• **Work to be completed**
Your answer should be the full set of entries, given again without alteration.

* * * * * * *

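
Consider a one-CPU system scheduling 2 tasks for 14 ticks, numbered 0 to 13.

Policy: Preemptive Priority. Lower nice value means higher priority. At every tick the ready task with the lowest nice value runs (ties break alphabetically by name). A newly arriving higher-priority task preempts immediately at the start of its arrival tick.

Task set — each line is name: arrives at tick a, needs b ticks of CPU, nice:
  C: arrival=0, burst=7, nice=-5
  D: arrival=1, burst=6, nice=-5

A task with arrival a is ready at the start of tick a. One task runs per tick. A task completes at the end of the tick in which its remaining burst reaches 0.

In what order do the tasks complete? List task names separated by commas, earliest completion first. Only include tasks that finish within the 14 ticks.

t=0: ready={C} → run C
t=1: ready={C,D} → run C
t=2: ready={C,D} → run C
t=3: ready={C,D} → run C
t=4: ready={C,D} → run C
t=5: ready={C,D} → run C
t=6: ready={C,D} → run C
t=7: ready={D} → run D
t=8: ready={D} → run D
t=9: ready={D} → run D
t=10: ready={D} → run D
t=11: ready={D} → run D
t=12: ready={D} → run D
t=13: (idle)

completion order = C, D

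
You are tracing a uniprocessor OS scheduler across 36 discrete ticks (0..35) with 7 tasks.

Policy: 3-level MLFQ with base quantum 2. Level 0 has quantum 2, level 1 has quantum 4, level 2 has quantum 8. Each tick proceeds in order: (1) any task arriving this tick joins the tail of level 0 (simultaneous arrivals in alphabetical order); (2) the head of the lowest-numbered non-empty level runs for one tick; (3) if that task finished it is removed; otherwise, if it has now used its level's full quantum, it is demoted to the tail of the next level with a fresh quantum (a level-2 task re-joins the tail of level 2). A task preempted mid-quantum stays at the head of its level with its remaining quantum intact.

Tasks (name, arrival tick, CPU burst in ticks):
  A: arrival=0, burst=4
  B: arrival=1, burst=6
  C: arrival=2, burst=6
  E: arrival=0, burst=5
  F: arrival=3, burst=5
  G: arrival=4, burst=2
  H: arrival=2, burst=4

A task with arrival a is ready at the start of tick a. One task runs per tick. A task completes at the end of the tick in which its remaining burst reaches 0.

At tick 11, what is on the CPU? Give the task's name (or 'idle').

running at tick 11 = F

t=0: L0/L1/L2 = AE/-/- → run A
t=1: L0/L1/L2 = AEB/-/- → run A
t=2: L0/L1/L2 = EBCH/A/- → run E
t=3: L0/L1/L2 = EBCHF/A/- → run E
t=4: L0/L1/L2 = BCHFG/AE/- → run B
t=5: L0/L1/L2 = BCHFG/AE/- → run B
t=6: L0/L1/L2 = CHFG/AEB/- → run C
t=7: L0/L1/L2 = CHFG/AEB/- → run C
t=8: L0/L1/L2 = HFG/AEBC/- → run H
t=9: L0/L1/L2 = HFG/AEBC/- → run H
t=10: L0/L1/L2 = FG/AEBCH/- → run F
t=11: L0/L1/L2 = FG/AEBCH/- → run F
t=12: L0/L1/L2 = G/AEBCHF/- → run G
t=13: L0/L1/L2 = G/AEBCHF/- → run G
t=14: L0/L1/L2 = -/AEBCHF/- → run A
t=15: L0/L1/L2 = -/AEBCHF/- → run A
t=16: L0/L1/L2 = -/EBCHF/- → run E
t=17: L0/L1/L2 = -/EBCHF/- → run E
t=18: L0/L1/L2 = -/EBCHF/- → run E
t=19: L0/L1/L2 = -/BCHF/- → run B
t=20: L0/L1/L2 = -/BCHF/- → run B
t=21: L0/L1/L2 = -/BCHF/- → run B
t=22: L0/L1/L2 = -/BCHF/- → run B
t=23: L0/L1/L2 = -/CHF/- → run C
t=24: L0/L1/L2 = -/CHF/- → run C
t=25: L0/L1/L2 = -/CHF/- → run C
t=26: L0/L1/L2 = -/CHF/- → run C
t=27: L0/L1/L2 = -/HF/- → run H
t=28: L0/L1/L2 = -/HF/- → run H
t=29: L0/L1/L2 = -/F/- → run F
t=30: L0/L1/L2 = -/F/- → run F
t=31: L0/L1/L2 = -/F/- → run F
t=32: (idle)
t=33: (idle)
t=34: (idle)
t=35: (idle)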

* * * * * * *

• **Solution to the problem**
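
Consider a one-CPU system scheduling 2 tasks for 14 ticks, numbered 0 to 13.

Policy: Preemptive Priority. Lower nice value means higher priority. At every tick the ready task with the lowest nice value runs (ties break alphabetically by name). A newly arriving higher-priority task preempts immediately at the start of its arrival tick.

Task set — each line is name: arrives at tick a, needs b ticks of CPU, nice:
  C: arrival=0, burst=7, nice=-5
  D: arrival=1, burst=6, nice=-5

A task with arrival a is ready at the start of tick a. One task runs per tick. A task completes at the end of the tick in which its remaining burst reaches 0.

In what order do the tasks complete? List task names separated by commas, earliest completion first. Only include tasks that finish within the 14 ticks.

t=0: ready={C} → run C
t=1: ready={C,D} → run C
t=2: ready={C,D} → run C
t=3: ready={C,D} → run C
t=4: ready={C,D} → run C
t=5: ready={C,D} → run C
t=6: ready={C,D} → run C
t=7: ready={D} → run D
t=8: ready={D} → run D
t=9: ready={D} → run D
t=10: ready={D} → run D
t=11: ready={D} → run D
t=12: ready={D} → run D
t=13: (idle)

completion order = C, D

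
You are tracing a uniprocessor OS scheduler across 36 discrete ticks (0..35) with 7 tasks.

Policy: 3-level MLFQ with base quantum 2. Level 0 has quantum 2, level 1 has quantum 4, level 2 has quantum 8. Each tick proceeds in order: (1) any task arriving this tick joins the tail of level 0 (simultaneous arrivals in alphabetical order); (2) the head of the lowest-numbered non-empty level runs for one tick; (3) if that task finished it is removed; otherwise, if it has now used its level's full quantum, it is demoted to the tail of the next level with a fresh quantum (a level-2 task re-joins the tail of level 2). A task preempted mid-quantum stays at the head of its level with its remaining quantum intact.

Tasks (name, arrival tick, CPU burst in ticks):
  A: arrival=0, burst=4
  B: arrival=1, burst=6
  C: arrival=2, burst=6
  E: arrival=0, burst=5
  F: arrival=3, burst=5
  G: arrival=4, burst=2
  H: arrival=2, burst=4

A task with arrival a is ready at the start of tick a. One task runs per tick. A task completes at the end of the tick in which its remaining burst reaches 0.

At tick 11, what is on the CPU? Give the task's name (or 'idle').

running at tick 11 = F

t=0: L0/L1/L2 = AE/-/- → run A
t=1: L0/L1/L2 = AEB/-/- → run A
t=2: L0/L1/L2 = EBCH/A/- → run E
t=3: L0/L1/L2 = EBCHF/A/- → run E
t=4: L0/L1/L2 = BCHFG/AE/- → run B
t=5: L0/L1/L2 = BCHFG/AE/- → run B
t=6: L0/L1/L2 = CHFG/AEB/- → run C
t=7: L0/L1/L2 = CHFG/AEB/- → run C
t=8: L0/L1/L2 = HFG/AEBC/- → run H
t=9: L0/L1/L2 = HFG/AEBC/- → run H
t=10: L0/L1/L2 = FG/AEBCH/- → run F
t=11: L0/L1/L2 = FG/AEBCH/- → run F
t=12: L0/L1/L2 = G/AEBCHF/- → run G
t=13: L0/L1/L2 = G/AEBCHF/- → run G
t=14: L0/L1/L2 = -/AEBCHF/- → run A
t=15: L0/L1/L2 = -/AEBCHF/- → run A
t=16: L0/L1/L2 = -/EBCHF/- → run E
t=17: L0/L1/L2 = -/EBCHF/- → run E
t=18: L0/L1/L2 = -/EBCHF/- → run E
t=19: L0/L1/L2 = -/BCHF/- → run B
t=20: L0/L1/L2 = -/BCHF/- → run B
t=21: L0/L1/L2 = -/BCHF/- → run B
t=22: L0/L1/L2 = -/BCHF/- → run B
t=23: L0/L1/L2 = -/CHF/- → run C
t=24: L0/L1/L2 = -/CHF/- → run C
t=25: L0/L1/L2 = -/CHF/- → run C
t=26: L0/L1/L2 = -/CHF/- → run C
t=27: L0/L1/L2 = -/HF/- → run H
t=28: L0/L1/L2 = -/HF/- → run H
t=29: L0/L1/L2 = -/F/- → run F
t=30: L0/L1/L2 = -/F/- → run F
t=31: L0/L1/L2 = -/F/- → run F
t=32: (idle)
t=33: (idle)
t=34: (idle)
t=35: (idle)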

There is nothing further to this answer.